WORK REQUIRED - From the entries below, copy each line in which the word "with" occurs.

(Dataset entries)
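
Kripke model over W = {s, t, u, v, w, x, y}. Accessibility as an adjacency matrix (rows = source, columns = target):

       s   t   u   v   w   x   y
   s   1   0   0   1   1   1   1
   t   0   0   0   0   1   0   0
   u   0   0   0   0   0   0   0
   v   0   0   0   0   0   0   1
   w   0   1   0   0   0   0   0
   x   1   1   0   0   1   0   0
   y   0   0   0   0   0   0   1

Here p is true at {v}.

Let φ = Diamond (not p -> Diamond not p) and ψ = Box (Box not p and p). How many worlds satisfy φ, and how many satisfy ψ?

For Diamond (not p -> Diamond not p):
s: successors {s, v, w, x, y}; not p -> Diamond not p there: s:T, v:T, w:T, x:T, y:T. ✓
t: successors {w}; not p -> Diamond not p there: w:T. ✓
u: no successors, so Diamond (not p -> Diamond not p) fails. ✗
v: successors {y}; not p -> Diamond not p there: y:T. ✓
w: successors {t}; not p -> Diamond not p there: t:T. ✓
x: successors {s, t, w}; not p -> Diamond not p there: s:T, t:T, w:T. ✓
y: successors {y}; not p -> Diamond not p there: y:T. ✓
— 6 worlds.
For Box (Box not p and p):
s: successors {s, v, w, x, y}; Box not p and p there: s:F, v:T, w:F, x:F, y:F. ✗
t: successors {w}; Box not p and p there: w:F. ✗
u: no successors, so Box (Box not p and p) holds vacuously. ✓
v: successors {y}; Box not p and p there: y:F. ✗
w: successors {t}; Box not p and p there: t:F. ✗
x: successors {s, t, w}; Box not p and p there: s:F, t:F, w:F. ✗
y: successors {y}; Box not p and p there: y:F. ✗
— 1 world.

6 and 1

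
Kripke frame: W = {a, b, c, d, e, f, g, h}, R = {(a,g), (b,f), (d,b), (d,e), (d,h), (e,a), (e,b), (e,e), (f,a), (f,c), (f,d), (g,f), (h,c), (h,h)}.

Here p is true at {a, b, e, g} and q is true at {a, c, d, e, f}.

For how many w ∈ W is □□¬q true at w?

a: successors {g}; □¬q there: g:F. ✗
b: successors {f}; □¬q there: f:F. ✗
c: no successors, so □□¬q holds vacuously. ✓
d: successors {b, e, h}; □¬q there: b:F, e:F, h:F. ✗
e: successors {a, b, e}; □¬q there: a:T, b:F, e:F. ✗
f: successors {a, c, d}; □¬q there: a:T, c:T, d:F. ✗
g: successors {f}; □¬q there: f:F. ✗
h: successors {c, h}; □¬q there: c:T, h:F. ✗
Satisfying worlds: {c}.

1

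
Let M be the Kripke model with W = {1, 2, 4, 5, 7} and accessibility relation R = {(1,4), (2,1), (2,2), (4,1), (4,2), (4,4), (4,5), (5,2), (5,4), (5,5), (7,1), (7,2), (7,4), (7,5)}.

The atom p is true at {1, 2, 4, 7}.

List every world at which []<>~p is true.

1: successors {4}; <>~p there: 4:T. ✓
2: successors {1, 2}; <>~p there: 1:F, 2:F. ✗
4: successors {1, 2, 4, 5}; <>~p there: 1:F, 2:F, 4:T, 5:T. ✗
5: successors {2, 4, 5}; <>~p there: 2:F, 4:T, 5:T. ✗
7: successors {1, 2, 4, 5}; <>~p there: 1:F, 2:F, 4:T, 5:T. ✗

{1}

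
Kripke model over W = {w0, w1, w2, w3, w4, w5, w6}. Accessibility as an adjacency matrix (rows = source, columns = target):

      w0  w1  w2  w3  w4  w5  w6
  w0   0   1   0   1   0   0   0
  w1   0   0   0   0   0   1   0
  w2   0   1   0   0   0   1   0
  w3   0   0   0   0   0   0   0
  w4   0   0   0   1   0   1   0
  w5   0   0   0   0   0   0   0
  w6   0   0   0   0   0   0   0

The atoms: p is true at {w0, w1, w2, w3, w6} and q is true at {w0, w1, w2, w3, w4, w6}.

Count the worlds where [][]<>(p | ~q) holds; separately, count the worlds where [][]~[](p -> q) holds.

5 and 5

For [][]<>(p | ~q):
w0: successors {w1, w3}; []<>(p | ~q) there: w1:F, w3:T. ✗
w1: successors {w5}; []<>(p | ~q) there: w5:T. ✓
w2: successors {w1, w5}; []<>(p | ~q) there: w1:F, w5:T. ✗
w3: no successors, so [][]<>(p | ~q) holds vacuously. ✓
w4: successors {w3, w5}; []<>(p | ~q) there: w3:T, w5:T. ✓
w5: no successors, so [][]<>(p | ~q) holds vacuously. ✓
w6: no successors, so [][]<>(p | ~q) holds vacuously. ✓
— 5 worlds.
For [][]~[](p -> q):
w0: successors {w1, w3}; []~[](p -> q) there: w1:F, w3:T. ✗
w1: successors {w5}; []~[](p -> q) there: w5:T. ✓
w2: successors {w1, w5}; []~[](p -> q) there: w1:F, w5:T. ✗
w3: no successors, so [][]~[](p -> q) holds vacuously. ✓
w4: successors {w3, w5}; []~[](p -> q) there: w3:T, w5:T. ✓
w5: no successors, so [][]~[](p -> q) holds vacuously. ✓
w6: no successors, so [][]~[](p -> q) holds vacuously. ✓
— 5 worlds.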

--

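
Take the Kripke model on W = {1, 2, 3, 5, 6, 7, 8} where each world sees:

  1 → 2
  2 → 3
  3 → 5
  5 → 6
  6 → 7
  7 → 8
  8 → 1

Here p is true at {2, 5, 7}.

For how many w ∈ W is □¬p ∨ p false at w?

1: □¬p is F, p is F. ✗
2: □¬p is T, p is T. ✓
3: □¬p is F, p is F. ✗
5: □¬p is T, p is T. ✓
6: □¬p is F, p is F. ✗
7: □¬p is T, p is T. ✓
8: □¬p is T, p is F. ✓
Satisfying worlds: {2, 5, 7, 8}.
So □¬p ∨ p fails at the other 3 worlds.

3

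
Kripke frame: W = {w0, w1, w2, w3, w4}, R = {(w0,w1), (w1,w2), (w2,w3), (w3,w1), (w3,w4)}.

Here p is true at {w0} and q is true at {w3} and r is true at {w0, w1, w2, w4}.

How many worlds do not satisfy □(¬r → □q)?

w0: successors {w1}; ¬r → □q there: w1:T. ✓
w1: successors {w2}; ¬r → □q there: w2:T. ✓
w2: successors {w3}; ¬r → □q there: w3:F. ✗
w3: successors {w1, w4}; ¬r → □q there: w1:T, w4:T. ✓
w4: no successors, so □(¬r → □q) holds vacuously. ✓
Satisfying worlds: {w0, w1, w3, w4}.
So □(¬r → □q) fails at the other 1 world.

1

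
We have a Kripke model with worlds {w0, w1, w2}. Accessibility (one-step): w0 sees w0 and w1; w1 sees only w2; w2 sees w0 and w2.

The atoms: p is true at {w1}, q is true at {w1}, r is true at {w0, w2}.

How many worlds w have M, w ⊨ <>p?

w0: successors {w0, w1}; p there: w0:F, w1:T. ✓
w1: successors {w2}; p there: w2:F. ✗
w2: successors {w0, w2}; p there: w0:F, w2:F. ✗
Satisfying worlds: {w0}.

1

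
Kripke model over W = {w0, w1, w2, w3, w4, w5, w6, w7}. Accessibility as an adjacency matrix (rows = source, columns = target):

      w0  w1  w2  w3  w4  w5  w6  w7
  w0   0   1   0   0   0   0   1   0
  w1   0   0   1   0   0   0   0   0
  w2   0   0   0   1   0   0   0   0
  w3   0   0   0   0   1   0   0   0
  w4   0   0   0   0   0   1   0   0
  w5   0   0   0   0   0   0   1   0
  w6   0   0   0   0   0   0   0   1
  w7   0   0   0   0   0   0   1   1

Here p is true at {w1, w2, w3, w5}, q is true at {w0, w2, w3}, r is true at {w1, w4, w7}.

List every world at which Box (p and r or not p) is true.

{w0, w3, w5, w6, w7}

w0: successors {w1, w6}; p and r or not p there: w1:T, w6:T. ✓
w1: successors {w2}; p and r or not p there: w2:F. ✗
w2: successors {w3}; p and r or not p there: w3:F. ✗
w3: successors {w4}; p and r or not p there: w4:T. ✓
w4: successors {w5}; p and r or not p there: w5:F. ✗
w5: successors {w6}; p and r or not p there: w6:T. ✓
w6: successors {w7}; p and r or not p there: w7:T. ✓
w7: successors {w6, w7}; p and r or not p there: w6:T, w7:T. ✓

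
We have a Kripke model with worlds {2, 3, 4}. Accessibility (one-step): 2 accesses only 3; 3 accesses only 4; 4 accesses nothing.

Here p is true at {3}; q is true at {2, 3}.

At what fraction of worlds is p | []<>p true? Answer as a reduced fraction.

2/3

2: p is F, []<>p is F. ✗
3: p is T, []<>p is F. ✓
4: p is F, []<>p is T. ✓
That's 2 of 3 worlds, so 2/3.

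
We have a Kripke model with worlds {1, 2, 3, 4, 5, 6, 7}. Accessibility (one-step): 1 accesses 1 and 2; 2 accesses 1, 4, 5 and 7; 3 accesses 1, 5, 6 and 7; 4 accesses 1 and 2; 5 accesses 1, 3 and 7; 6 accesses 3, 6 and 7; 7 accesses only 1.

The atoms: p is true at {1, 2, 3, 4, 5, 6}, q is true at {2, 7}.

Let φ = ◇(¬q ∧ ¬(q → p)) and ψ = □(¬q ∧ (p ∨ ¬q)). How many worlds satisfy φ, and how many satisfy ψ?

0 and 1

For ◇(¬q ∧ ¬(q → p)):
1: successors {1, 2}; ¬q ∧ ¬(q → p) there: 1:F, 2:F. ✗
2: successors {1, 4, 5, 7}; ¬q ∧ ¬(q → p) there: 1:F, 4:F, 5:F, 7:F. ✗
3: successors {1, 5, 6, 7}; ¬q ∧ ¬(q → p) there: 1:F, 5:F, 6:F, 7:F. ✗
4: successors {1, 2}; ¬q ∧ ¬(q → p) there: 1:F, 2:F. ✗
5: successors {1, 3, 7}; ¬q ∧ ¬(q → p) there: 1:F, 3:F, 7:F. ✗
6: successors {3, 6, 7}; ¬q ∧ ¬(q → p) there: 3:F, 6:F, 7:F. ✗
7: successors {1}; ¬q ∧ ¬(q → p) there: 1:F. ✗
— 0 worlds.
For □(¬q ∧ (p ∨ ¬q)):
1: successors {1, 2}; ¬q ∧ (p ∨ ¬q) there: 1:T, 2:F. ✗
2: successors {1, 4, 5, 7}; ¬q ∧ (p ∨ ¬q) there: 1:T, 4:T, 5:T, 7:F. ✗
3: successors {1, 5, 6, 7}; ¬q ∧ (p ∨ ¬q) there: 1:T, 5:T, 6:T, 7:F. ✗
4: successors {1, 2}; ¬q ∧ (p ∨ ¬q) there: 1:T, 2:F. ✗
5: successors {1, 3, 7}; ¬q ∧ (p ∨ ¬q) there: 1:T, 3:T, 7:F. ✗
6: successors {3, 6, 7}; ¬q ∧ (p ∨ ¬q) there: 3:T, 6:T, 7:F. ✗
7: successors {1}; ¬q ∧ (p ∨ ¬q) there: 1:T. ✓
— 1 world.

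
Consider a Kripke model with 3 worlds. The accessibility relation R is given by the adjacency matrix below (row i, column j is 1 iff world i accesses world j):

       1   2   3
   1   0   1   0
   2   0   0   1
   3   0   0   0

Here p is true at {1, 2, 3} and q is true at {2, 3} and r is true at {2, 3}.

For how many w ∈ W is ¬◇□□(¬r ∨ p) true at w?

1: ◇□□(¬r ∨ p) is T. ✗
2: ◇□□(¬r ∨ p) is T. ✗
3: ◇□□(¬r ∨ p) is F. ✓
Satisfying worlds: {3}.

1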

==

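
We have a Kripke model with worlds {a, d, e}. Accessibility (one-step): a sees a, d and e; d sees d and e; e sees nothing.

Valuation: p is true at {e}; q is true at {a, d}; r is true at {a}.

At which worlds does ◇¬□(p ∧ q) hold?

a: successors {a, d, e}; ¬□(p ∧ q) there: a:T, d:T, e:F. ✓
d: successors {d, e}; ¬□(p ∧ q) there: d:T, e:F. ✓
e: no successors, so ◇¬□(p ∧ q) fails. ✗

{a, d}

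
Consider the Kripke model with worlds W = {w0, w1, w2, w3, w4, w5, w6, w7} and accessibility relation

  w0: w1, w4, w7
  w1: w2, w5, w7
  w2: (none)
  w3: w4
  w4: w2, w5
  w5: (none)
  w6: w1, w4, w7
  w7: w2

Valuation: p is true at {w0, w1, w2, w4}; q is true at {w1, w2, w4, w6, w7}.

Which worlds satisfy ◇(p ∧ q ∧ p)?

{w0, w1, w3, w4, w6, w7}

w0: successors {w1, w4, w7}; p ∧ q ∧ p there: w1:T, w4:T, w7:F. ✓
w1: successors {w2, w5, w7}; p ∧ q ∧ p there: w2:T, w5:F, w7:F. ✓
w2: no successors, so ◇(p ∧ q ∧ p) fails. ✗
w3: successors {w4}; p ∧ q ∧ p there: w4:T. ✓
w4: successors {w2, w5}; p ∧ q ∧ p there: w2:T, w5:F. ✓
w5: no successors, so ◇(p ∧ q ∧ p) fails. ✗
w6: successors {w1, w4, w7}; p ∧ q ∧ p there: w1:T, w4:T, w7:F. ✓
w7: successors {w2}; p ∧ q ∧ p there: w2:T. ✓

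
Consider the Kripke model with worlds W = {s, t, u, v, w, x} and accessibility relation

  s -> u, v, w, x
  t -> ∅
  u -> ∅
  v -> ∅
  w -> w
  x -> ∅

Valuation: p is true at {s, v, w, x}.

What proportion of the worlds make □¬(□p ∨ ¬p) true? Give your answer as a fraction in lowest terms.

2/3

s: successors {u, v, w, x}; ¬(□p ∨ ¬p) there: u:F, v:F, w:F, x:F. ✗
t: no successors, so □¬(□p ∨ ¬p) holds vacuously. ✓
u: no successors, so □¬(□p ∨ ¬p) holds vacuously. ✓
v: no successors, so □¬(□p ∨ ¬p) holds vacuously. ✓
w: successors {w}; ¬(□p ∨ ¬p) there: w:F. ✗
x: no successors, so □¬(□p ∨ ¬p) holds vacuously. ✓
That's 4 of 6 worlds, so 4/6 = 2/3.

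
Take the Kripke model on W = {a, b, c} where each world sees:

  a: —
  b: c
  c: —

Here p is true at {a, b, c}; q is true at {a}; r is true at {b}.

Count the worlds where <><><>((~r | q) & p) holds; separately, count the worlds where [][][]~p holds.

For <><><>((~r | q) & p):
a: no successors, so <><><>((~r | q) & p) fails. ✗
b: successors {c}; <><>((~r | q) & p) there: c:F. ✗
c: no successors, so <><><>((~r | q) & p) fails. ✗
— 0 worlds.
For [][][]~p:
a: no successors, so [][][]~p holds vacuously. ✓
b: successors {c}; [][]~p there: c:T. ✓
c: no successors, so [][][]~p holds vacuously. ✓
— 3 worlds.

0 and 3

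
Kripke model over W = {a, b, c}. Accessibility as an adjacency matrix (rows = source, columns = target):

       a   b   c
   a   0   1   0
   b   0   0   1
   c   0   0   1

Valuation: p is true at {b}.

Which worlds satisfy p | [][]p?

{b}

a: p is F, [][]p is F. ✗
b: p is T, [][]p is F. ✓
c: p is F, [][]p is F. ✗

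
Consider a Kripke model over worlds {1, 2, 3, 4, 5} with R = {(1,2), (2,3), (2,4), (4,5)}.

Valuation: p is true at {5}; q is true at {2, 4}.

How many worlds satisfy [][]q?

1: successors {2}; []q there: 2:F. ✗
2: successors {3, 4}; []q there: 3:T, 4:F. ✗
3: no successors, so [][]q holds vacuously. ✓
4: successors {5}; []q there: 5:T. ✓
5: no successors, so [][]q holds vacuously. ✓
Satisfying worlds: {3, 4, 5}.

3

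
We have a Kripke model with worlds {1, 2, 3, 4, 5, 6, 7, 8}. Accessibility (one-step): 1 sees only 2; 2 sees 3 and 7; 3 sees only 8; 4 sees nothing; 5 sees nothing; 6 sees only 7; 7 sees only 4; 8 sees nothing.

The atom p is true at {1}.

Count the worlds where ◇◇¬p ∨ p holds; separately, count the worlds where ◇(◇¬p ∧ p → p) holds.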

TASK RESULT -
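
Let M be the Kripke model with W = {1, 2, 4, 5, 7} and accessibility relation R = {(1,4), (2,1), (2,2), (4,1), (4,2), (4,4), (4,5), (5,2), (5,4), (5,5), (7,1), (7,2), (7,4), (7,5)}.
We have a Kripke model with worlds {w0, w1, w2}. Accessibility (one-step): w0 sees w0 and w1; w1 sees only w2; w2 sees w0 and w2.
We have a Kripke model with worlds {2, 3, 4}. Accessibility (one-step): 2 accesses only 3; 3 accesses only 4; 4 accesses nothing.
We have a Kripke model with worlds {1, 2, 3, 4, 5, 6, 7}. Accessibility (one-step): 1 accesses 1 and 2; 2 accesses 1, 4, 5 and 7; 3 accesses 1, 5, 6 and 7; 4 accesses 1 and 2; 5 accesses 1, 3 and 7; 6 accesses 3, 6 and 7; 7 accesses only 1.
Consider a Kripke model with 3 worlds. The accessibility relation R is given by the adjacency matrix below (row i, column j is 1 iff world i accesses world j):
We have a Kripke model with worlds {a, d, e}. Accessibility (one-step): a sees a, d and e; d sees d and e; e sees nothing.
Consider the Kripke model with worlds W = {w0, w1, w2, w3, w4, w5, w6, w7} and accessibility relation
Consider the Kripke model with worlds W = {s, t, u, v, w, x} and accessibility relation
Consider a Kripke model over worlds {1, 2, 3, 4, 5} with R = {(1,2), (2,3), (2,4), (4,5)}.
We have a Kripke model with worlds {1, 2, 3, 4, 5, 6, 7, 8}. Accessibility (one-step): 1 sees only 2; 2 sees 3 and 7; 3 sees only 8; 4 sees nothing; 5 sees nothing; 6 sees only 7; 7 sees only 4; 8 sees nothing.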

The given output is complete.